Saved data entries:
-=-=-
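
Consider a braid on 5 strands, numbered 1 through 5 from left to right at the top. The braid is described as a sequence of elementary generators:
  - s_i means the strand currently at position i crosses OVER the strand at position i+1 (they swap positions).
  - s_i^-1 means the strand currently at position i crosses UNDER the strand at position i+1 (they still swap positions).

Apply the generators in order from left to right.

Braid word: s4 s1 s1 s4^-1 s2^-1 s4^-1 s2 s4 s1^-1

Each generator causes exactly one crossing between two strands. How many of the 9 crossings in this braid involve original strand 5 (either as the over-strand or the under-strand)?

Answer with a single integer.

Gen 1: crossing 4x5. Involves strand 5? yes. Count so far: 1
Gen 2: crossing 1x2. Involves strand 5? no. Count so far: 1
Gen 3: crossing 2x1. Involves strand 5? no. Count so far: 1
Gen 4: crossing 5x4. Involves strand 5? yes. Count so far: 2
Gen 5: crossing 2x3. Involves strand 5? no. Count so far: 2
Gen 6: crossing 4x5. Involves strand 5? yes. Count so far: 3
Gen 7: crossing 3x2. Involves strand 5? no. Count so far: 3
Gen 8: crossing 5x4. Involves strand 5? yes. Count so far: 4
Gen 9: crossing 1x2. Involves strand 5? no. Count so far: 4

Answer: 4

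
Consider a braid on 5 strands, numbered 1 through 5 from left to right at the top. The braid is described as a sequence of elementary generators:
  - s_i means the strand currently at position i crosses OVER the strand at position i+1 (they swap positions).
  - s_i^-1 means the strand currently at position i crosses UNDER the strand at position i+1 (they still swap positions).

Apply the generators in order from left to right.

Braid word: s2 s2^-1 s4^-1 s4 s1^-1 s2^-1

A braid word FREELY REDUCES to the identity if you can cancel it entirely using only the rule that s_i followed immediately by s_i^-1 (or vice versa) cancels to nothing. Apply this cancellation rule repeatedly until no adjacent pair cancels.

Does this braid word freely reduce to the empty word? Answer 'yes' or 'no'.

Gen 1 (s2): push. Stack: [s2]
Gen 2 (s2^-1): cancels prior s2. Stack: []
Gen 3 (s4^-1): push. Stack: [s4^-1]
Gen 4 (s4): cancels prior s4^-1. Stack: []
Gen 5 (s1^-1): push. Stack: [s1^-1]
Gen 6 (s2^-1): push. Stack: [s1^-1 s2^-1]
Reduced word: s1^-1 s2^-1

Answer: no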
-=-=-
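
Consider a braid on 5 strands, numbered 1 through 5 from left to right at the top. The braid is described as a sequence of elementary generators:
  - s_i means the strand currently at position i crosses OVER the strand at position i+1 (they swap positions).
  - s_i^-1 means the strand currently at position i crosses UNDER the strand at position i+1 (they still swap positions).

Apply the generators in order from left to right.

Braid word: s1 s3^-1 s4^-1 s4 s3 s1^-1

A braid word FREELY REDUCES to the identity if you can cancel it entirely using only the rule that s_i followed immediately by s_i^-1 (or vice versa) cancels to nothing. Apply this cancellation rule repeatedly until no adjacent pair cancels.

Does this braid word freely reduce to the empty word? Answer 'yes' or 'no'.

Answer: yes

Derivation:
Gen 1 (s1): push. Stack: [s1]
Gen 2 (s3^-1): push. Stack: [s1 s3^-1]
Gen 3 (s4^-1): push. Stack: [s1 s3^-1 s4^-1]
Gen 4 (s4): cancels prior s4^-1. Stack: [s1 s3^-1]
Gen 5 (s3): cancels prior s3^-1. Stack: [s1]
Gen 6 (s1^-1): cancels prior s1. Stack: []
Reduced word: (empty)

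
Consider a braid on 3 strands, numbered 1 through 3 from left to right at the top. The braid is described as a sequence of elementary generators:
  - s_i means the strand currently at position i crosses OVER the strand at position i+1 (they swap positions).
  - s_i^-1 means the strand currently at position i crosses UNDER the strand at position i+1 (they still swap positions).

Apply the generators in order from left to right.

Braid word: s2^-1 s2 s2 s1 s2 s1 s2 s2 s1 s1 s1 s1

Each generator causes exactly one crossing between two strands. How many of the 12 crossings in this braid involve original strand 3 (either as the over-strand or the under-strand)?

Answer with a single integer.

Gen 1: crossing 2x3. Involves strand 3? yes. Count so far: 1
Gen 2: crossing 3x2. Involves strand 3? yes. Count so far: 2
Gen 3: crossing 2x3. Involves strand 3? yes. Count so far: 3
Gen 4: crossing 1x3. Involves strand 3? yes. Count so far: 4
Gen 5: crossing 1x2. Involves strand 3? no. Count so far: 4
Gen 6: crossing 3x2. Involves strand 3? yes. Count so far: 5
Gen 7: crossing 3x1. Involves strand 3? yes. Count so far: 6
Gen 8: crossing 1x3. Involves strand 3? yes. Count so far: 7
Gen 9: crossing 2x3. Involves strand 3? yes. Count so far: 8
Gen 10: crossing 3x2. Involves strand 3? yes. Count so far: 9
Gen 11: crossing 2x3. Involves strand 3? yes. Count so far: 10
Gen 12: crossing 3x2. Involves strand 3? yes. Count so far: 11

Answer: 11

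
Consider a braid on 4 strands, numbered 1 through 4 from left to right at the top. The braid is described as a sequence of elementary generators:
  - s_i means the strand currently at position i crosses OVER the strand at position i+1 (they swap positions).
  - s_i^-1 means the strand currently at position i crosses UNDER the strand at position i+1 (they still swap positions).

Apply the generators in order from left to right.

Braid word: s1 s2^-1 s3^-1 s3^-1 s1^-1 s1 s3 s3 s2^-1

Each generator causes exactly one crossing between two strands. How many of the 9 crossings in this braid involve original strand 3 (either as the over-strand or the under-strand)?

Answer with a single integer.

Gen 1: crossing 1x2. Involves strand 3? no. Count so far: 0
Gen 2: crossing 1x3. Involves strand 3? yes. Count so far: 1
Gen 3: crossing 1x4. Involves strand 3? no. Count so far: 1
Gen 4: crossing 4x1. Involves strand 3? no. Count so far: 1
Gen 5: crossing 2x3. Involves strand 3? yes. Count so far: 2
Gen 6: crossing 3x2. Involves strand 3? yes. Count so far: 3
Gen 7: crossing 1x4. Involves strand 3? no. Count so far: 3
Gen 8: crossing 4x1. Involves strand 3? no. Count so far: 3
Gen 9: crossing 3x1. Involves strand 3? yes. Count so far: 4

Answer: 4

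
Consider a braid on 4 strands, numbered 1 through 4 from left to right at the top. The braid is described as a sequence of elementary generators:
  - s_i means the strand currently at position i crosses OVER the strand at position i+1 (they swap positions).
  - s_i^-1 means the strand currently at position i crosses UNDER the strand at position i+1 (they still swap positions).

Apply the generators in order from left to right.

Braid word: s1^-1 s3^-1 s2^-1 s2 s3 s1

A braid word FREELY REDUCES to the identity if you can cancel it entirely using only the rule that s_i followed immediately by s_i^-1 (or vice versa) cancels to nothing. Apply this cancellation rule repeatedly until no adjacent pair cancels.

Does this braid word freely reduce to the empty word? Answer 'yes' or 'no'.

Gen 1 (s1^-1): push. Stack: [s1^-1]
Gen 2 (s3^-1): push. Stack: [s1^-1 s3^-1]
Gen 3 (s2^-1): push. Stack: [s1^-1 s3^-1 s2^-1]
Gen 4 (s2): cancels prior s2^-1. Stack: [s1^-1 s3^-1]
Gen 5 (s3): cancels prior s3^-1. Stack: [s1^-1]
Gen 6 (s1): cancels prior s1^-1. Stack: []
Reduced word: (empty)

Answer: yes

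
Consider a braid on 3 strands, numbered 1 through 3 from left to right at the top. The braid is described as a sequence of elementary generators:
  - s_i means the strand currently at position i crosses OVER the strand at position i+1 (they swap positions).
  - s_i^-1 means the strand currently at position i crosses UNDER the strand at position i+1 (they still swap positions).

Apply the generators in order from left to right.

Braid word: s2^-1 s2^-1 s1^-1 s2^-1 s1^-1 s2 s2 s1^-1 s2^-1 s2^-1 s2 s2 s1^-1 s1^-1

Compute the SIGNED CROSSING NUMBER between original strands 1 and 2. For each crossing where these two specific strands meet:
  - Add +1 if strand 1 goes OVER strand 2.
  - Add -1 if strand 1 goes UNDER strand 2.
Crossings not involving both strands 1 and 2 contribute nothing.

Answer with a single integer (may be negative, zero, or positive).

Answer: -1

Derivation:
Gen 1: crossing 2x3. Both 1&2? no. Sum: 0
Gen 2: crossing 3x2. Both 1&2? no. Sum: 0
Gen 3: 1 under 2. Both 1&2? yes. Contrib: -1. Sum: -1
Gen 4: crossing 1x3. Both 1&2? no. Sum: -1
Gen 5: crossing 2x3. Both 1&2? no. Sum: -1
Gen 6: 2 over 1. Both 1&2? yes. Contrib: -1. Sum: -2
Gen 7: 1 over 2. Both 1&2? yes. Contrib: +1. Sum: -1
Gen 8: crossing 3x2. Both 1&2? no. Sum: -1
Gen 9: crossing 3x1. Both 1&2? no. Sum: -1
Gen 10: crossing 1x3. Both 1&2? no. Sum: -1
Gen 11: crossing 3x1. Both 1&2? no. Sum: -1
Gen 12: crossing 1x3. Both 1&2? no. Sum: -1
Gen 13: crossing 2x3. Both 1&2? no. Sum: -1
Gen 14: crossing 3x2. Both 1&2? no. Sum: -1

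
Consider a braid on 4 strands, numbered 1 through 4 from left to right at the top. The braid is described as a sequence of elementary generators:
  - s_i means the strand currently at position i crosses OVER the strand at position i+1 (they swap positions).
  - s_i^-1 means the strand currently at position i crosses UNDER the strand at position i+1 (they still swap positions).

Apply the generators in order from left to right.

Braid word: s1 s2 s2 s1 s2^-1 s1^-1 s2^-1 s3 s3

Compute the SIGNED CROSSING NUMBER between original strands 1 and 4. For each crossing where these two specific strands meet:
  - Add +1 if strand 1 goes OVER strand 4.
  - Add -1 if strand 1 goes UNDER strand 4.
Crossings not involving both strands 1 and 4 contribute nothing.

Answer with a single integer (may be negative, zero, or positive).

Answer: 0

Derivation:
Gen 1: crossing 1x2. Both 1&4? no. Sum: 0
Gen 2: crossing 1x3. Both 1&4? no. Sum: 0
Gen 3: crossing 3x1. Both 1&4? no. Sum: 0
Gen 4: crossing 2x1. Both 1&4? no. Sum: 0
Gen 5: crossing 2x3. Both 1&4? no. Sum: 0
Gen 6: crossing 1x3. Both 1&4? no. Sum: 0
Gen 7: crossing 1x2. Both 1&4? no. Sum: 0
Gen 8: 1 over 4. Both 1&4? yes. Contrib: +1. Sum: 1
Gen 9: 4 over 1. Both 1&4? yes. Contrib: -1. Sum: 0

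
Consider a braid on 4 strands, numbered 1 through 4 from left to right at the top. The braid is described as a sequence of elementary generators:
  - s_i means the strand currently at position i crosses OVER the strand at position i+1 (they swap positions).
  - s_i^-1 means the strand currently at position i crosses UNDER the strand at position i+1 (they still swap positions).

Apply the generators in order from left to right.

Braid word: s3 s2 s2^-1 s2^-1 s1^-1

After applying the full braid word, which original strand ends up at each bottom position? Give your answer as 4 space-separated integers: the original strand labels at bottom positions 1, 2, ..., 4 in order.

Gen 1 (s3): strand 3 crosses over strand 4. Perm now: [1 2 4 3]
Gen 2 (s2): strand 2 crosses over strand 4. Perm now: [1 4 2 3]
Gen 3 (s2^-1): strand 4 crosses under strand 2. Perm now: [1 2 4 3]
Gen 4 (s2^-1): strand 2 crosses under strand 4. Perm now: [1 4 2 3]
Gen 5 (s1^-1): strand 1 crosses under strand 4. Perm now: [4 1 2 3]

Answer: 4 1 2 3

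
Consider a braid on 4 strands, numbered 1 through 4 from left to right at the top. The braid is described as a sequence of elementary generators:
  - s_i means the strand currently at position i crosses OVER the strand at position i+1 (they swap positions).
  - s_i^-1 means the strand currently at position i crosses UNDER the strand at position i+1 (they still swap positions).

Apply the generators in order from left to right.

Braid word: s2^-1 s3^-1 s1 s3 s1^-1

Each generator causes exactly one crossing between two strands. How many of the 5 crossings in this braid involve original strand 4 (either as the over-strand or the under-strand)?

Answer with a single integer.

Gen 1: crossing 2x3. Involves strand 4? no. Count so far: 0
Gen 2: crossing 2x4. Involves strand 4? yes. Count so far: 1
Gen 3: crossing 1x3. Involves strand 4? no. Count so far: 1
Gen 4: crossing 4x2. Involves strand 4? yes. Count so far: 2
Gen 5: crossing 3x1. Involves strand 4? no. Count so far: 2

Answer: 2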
-=-=-
List every line from the entries above in which "SIGNED" appears.

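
Compute the SIGNED CROSSING NUMBER between original strands 1 and 2. For each crossing where these two specific strands meet:
Compute the SIGNED CROSSING NUMBER between original strands 1 and 4. For each crossing where these two specific strands meet: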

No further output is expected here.